--- START ---

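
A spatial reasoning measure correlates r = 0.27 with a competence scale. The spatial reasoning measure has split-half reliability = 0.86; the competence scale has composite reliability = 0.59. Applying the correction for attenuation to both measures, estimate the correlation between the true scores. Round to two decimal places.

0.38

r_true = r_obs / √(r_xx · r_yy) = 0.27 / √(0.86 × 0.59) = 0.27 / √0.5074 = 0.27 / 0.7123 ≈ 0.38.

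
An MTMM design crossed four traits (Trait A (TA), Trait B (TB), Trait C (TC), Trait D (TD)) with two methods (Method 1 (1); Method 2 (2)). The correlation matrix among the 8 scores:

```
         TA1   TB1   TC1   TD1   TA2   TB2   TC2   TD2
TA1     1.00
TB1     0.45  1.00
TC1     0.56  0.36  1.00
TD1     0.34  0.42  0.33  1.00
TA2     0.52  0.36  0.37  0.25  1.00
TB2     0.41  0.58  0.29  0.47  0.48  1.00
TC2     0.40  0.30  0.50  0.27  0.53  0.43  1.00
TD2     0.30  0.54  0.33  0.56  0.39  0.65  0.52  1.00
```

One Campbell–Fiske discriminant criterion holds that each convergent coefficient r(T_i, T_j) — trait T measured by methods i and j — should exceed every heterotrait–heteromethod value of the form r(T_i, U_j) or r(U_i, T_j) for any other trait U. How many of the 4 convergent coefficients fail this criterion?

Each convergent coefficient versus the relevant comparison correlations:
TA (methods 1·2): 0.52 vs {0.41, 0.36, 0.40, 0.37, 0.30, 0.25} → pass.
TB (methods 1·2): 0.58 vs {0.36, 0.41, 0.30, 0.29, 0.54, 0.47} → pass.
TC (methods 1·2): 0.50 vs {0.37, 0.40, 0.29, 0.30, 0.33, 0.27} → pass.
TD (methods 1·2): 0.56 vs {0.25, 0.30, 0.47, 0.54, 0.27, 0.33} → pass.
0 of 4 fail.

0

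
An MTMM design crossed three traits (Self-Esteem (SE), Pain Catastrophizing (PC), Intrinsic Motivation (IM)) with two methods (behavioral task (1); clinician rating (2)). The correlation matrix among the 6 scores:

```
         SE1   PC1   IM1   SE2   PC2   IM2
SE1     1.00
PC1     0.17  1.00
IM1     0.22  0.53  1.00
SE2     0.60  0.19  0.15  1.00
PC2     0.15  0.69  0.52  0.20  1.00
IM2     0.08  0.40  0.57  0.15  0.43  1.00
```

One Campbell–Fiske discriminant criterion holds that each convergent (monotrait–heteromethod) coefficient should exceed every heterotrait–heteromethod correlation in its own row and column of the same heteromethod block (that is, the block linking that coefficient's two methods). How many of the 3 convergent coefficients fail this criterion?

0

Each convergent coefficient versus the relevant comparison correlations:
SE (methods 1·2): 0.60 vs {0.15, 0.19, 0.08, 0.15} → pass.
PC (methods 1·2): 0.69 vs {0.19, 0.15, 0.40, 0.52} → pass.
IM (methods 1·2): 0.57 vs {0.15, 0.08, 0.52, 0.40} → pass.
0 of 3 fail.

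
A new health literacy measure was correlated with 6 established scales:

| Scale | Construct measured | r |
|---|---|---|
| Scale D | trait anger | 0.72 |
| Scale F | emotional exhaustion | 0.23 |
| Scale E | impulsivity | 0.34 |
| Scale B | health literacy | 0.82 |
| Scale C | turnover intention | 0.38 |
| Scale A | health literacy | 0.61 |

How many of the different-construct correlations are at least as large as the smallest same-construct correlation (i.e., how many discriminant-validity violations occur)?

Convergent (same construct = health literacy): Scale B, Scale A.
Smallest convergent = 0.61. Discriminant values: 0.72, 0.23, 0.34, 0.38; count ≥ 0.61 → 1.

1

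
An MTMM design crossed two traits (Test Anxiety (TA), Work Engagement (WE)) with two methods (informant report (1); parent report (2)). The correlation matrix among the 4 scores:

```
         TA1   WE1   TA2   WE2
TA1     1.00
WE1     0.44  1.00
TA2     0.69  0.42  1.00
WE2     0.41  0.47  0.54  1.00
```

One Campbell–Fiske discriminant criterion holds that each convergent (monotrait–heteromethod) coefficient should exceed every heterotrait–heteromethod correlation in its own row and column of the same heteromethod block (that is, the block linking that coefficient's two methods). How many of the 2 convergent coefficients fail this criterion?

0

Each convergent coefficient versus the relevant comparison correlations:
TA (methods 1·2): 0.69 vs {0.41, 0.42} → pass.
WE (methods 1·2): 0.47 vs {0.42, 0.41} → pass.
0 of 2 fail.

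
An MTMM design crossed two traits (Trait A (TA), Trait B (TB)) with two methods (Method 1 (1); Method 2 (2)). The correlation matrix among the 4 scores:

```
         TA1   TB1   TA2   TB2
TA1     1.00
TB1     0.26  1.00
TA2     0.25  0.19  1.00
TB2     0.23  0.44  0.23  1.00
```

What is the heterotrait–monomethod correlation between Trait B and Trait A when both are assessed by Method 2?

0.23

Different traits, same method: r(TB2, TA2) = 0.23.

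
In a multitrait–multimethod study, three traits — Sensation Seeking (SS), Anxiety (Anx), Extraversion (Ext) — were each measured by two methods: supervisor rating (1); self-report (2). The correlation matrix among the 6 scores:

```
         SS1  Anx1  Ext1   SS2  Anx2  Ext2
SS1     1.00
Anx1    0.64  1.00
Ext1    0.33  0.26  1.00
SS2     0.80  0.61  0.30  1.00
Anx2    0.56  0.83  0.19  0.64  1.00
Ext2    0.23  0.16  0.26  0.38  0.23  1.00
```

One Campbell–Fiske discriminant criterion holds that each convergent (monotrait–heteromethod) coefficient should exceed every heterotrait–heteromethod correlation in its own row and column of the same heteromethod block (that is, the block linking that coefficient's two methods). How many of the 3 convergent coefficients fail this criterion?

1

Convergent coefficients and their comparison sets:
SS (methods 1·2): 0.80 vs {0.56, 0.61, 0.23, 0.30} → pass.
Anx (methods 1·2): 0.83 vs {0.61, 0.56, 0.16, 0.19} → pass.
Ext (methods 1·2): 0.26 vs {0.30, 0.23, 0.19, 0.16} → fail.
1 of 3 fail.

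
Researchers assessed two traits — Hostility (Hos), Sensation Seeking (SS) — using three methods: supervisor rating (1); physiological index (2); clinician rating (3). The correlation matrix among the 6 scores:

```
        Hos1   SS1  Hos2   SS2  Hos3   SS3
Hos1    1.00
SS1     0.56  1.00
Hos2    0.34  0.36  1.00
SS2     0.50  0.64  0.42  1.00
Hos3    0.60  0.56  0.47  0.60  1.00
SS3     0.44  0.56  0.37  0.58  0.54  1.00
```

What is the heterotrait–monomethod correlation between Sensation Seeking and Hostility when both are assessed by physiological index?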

--- END ---

- Instructions for the task
Tally the lines of the data that hold the string "Sensation". Answer with the number and nothing more.

- Output
3